> [Exercise requirements] Scan the listing below and copy each line holding the word "otherwise".

> [Data extracts]
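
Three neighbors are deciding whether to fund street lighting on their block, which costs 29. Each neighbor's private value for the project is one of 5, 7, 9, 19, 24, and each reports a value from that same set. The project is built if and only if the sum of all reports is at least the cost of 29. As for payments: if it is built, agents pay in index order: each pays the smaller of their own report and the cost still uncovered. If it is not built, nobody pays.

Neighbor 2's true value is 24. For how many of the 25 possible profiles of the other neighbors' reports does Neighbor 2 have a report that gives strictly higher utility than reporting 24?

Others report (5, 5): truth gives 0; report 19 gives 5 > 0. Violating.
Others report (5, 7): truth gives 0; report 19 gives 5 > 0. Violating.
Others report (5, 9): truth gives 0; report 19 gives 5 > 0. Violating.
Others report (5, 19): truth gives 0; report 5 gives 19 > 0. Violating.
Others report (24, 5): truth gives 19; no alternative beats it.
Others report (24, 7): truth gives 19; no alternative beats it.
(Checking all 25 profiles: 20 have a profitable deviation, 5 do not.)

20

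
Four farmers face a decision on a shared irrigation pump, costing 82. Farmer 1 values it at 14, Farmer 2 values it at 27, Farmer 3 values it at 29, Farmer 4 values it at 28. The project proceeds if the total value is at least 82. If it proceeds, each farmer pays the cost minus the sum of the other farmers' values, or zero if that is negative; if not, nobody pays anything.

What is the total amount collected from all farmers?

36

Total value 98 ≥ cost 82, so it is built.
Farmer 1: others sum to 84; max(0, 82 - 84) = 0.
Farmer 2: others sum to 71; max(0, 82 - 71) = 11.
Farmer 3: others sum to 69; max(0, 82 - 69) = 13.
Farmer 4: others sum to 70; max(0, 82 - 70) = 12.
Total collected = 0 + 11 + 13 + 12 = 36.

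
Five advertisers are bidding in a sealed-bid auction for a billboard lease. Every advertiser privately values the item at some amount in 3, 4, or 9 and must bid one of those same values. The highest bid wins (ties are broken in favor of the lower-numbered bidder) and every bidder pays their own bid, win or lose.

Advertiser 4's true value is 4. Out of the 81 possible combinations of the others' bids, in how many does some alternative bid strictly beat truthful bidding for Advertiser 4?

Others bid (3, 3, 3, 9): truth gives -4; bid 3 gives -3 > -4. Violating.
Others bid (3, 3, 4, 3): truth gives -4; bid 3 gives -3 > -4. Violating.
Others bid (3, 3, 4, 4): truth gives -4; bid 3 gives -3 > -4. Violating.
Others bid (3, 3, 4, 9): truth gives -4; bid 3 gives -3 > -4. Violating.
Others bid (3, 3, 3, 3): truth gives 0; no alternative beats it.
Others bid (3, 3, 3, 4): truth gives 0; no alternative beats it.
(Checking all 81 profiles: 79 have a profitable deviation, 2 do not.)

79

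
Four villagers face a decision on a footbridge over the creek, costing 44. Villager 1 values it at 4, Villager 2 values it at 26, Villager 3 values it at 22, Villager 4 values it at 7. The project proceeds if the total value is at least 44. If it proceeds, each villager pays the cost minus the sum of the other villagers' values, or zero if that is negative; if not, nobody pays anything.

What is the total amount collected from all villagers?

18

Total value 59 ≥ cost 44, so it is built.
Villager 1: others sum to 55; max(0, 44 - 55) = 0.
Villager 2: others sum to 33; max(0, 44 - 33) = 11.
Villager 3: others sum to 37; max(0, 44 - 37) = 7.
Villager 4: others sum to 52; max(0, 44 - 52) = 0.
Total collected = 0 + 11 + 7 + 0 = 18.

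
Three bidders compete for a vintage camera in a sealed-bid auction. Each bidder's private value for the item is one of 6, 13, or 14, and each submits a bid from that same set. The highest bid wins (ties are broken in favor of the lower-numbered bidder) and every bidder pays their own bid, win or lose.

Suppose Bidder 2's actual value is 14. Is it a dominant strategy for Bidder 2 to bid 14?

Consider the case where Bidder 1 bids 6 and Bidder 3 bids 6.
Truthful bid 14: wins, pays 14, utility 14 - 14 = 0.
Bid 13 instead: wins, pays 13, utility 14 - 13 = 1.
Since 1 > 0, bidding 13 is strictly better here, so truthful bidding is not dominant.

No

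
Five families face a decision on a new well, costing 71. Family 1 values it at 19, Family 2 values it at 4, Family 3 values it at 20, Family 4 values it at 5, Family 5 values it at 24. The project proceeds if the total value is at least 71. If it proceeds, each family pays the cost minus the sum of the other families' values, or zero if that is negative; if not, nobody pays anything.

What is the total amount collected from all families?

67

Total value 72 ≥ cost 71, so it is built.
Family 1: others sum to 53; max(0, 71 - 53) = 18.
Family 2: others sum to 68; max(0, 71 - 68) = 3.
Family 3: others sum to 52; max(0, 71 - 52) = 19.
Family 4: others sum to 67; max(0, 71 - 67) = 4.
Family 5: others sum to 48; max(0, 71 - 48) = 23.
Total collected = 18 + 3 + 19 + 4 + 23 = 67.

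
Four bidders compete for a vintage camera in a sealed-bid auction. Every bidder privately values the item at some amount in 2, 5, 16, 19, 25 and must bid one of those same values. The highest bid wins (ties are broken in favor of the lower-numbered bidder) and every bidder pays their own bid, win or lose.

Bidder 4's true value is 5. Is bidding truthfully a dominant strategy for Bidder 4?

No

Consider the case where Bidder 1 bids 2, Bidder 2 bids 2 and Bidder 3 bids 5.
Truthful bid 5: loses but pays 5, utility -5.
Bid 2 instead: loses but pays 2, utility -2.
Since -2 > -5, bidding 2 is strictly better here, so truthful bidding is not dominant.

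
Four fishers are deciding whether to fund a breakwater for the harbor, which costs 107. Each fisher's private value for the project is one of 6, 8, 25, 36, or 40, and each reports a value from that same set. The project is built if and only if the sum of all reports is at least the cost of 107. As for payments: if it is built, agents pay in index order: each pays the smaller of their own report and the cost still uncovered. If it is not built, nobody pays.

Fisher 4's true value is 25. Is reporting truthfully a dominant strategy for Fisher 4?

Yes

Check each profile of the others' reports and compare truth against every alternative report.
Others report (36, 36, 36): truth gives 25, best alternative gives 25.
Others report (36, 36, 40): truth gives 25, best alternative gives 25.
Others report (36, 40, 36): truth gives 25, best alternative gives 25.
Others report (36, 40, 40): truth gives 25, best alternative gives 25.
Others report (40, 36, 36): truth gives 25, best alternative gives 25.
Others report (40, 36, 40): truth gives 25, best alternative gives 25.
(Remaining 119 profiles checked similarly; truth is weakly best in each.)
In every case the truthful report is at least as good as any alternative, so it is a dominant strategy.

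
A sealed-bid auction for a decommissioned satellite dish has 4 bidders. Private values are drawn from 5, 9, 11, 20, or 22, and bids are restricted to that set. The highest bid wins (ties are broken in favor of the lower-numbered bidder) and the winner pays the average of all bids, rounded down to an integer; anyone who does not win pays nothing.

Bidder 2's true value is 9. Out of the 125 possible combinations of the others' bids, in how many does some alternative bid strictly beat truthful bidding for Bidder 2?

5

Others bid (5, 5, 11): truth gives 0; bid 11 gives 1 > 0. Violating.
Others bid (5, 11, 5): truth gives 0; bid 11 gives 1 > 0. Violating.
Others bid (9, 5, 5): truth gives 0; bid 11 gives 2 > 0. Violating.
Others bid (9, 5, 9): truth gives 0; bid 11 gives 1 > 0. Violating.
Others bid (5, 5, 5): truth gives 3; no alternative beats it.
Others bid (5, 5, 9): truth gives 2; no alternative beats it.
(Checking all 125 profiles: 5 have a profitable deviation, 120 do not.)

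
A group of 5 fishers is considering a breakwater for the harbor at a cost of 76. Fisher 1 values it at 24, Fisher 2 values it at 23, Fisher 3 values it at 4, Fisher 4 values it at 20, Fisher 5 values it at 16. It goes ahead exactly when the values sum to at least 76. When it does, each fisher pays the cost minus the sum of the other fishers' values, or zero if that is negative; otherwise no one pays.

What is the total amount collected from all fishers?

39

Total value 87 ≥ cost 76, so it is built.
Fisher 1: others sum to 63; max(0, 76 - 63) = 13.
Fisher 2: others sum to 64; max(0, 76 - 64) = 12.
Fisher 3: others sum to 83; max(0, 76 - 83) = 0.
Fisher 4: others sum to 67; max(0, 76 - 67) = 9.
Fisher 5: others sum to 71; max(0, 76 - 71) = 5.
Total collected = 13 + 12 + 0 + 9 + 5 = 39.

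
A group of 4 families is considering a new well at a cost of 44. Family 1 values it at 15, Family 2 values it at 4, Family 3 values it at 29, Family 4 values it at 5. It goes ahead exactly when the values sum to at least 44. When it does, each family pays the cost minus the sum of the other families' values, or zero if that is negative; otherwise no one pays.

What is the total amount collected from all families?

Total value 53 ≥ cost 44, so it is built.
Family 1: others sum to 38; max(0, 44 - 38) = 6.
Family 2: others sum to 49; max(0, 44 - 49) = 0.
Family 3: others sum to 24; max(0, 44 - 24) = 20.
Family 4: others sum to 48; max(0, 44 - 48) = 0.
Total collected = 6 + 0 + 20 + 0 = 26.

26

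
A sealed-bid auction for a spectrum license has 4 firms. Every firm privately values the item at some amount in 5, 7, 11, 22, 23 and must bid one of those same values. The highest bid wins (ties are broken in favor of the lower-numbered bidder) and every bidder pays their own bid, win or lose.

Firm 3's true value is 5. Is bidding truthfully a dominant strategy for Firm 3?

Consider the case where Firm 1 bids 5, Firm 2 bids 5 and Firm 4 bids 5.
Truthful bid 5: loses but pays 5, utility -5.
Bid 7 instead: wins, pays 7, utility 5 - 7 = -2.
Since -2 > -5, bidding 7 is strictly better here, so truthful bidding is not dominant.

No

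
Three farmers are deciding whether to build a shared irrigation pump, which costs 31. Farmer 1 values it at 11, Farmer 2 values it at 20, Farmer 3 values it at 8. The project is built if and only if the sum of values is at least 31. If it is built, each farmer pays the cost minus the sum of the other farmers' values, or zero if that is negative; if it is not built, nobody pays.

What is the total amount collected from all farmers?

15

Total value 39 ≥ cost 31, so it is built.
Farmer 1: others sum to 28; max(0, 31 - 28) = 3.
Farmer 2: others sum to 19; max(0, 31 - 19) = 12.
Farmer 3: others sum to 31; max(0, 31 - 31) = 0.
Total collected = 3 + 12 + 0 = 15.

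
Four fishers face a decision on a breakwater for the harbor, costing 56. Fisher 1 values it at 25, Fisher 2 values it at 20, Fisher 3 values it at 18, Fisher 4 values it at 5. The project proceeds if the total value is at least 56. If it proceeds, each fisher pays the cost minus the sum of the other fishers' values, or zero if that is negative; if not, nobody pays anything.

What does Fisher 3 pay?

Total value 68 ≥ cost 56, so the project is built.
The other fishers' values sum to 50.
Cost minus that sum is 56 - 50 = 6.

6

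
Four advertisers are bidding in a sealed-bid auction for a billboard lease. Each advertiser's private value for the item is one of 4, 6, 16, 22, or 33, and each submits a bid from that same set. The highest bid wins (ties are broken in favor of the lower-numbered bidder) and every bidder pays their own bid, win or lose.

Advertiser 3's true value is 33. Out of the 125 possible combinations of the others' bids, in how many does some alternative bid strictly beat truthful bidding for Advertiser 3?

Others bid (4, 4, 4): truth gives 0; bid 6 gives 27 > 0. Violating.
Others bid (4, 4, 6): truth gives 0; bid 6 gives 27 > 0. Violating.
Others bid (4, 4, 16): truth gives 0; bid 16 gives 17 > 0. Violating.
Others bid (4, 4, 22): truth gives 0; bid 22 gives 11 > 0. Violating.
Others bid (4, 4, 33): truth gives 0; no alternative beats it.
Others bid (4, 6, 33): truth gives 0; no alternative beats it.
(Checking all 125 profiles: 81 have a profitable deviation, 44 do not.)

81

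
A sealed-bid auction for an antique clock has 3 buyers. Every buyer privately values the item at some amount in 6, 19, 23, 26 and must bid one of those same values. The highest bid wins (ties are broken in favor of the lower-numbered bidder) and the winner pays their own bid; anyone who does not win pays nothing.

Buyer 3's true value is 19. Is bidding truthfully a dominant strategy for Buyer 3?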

--

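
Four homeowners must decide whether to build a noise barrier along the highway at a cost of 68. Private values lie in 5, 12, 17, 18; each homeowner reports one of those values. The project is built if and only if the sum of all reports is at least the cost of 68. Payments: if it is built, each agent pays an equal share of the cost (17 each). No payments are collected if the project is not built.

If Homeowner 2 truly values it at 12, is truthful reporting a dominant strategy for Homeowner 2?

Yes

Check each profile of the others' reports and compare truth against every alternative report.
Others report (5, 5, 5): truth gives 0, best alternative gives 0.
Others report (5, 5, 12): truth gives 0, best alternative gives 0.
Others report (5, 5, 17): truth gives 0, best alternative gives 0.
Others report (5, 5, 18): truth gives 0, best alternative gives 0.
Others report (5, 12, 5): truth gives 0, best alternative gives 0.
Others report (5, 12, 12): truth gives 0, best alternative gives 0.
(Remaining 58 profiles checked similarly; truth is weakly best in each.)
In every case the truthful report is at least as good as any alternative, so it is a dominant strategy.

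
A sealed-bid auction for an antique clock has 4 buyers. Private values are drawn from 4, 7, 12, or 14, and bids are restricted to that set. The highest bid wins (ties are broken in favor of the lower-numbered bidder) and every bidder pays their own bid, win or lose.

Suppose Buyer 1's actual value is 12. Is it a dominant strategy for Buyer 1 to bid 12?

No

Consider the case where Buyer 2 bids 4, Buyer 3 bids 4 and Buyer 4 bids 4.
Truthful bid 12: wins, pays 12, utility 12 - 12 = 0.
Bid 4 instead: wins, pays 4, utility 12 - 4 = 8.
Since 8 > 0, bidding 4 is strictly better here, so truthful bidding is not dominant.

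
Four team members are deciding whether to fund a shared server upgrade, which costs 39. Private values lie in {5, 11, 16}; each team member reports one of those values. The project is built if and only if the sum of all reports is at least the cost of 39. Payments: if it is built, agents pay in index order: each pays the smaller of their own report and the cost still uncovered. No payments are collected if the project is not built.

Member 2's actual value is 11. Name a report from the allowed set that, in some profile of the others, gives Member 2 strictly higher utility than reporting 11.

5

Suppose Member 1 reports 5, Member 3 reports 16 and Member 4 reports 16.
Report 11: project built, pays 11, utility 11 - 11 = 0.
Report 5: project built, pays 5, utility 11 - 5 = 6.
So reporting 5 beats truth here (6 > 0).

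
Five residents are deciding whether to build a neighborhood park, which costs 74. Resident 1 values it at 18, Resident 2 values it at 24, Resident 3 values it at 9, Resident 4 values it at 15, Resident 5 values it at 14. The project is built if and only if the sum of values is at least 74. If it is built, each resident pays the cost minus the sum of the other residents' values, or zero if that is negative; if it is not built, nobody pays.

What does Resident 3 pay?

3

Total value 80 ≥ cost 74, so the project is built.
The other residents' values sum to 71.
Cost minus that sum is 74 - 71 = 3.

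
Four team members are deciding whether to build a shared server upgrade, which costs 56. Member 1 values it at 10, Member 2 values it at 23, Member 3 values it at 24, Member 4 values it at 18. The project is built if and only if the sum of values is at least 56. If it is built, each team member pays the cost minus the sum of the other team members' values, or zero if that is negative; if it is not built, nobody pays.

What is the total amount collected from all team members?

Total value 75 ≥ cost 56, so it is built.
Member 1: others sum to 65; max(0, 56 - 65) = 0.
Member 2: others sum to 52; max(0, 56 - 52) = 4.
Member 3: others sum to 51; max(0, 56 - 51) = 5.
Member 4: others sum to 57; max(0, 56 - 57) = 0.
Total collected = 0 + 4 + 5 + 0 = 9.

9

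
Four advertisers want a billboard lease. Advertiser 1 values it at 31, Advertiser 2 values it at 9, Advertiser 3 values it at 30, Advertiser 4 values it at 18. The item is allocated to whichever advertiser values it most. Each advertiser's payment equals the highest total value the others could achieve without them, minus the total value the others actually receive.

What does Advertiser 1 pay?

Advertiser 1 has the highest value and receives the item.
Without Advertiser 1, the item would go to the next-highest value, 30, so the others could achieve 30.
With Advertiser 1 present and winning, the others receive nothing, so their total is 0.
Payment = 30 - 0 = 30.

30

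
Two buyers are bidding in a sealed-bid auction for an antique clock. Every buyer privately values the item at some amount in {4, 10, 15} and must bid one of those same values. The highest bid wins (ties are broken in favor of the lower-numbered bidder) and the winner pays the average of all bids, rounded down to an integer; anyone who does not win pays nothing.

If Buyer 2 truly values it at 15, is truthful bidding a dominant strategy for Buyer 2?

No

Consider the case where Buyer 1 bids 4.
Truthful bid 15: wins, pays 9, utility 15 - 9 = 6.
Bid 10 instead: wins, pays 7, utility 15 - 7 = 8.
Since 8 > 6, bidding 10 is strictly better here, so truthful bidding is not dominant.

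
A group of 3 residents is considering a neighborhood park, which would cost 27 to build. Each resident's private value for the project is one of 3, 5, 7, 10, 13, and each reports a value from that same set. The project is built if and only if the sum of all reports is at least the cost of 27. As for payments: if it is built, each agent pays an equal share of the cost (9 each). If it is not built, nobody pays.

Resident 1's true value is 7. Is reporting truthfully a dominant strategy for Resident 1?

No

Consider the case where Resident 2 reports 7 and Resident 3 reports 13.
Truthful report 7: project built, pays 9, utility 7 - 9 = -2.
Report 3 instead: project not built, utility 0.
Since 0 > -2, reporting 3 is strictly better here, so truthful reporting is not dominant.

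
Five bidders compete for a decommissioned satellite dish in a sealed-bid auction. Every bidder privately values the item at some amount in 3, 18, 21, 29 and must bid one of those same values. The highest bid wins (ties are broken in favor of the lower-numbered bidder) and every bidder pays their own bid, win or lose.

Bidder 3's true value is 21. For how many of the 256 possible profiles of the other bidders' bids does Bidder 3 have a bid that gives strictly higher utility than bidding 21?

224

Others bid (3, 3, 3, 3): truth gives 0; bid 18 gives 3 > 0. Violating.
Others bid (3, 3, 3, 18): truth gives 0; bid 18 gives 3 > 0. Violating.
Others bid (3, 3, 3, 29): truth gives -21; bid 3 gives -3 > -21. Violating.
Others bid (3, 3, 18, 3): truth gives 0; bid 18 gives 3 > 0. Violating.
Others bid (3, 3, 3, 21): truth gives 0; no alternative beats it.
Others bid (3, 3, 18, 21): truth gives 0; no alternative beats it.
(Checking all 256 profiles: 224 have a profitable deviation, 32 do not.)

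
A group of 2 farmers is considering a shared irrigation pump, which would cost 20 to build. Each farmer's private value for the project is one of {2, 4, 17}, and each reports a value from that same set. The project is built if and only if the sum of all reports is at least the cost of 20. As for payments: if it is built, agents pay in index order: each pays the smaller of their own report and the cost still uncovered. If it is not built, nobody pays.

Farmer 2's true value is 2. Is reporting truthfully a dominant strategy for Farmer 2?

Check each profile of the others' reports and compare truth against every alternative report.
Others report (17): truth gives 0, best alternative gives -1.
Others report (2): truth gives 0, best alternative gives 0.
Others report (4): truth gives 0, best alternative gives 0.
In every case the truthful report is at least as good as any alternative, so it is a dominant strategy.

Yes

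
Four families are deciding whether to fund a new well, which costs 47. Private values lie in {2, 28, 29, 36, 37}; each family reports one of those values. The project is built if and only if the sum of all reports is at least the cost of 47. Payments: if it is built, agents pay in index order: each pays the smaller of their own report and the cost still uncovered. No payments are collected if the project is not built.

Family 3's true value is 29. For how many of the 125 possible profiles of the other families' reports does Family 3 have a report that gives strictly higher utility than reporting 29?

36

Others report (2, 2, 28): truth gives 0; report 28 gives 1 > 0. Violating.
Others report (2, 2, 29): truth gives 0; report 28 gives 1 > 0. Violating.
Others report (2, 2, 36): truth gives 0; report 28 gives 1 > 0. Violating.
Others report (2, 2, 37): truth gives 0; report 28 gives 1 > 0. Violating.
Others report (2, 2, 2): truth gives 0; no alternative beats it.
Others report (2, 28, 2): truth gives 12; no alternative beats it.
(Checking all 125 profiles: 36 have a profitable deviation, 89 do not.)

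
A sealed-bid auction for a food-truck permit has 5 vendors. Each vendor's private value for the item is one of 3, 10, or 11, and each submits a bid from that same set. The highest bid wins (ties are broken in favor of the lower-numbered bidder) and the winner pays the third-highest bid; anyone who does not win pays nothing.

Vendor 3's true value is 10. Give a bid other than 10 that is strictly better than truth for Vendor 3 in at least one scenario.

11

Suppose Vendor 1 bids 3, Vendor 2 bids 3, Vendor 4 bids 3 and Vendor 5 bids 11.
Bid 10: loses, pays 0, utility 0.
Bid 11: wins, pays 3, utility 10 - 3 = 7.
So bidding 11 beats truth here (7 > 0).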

> [Answer box]
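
A group of 5 fishers is considering a breakwater for the harbor at a cost of 76. Fisher 1 values it at 24, Fisher 2 values it at 23, Fisher 3 values it at 4, Fisher 4 values it at 20, Fisher 5 values it at 16. It goes ahead exactly when the values sum to at least 76. When it does, each fisher pays the cost minus the sum of the other fishers' values, or zero if that is negative; otherwise no one pays.
A group of 4 families is considering a new well at a cost of 44. Family 1 values it at 15, Family 2 values it at 4, Family 3 values it at 29, Family 4 values it at 5. It goes ahead exactly when the values sum to at least 44. When it does, each family pays the cost minus the sum of the other families' values, or zero if that is negative; otherwise no one pays.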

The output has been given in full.